## Task:
Reproduce the records below exactly as shown.

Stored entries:
Start of Block

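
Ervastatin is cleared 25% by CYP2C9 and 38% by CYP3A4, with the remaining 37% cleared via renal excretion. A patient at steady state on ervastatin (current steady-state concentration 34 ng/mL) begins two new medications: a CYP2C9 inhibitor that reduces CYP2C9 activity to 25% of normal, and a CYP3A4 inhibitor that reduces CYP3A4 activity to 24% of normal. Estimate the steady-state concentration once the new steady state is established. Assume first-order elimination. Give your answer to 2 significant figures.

65 ng/mL

The CYP2C9 pathway (25% of clearance) drops to 0.25× activity: 0.25 × 0.25 = 0.0625.
The CYP3A4 pathway (38% of clearance) falls to 0.24× activity: 0.38 × 0.24 = 0.0912.
Non-CYP routes (37%) are unchanged.
Relative clearance = 0.0625 + 0.0912 + 0.37 = 0.5237.
Dividing the baseline by the relative clearance: 34 / 0.5237 = 65 ng/mL.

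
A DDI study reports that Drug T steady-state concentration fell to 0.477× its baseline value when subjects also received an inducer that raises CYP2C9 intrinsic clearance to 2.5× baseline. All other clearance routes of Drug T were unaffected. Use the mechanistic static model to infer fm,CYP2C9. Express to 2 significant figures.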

End of Block

## Solution for this problem:
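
Ervastatin is cleared 25% by CYP2C9 and 38% by CYP3A4, with the remaining 37% cleared via renal excretion. A patient at steady state on ervastatin (current steady-state concentration 34 ng/mL) begins two new medications: a CYP2C9 inhibitor that reduces CYP2C9 activity to 25% of normal, and a CYP3A4 inhibitor that reduces CYP3A4 activity to 24% of normal. Estimate the steady-state concentration once the new steady state is established. Assume first-order elimination. Give your answer to 2 significant figures.

65 ng/mL

The CYP2C9 pathway (25% of clearance) drops to 0.25× activity: 0.25 × 0.25 = 0.0625.
The CYP3A4 pathway (38% of clearance) falls to 0.24× activity: 0.38 × 0.24 = 0.0912.
Non-CYP routes (37%) are unchanged.
Relative clearance = 0.0625 + 0.0912 + 0.37 = 0.5237.
Dividing the baseline by the relative clearance: 34 / 0.5237 = 65 ng/mL.

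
A DDI study reports that Drug T steady-state concentration fell to 0.477× its baseline value when subjects also received an inducer that raises CYP2C9 intrinsic clearance to 2.5× baseline. All other clearance routes of Drug T were unaffected. Use the mechanistic static model to infer fm,CYP2C9. Express to 2 significant figures.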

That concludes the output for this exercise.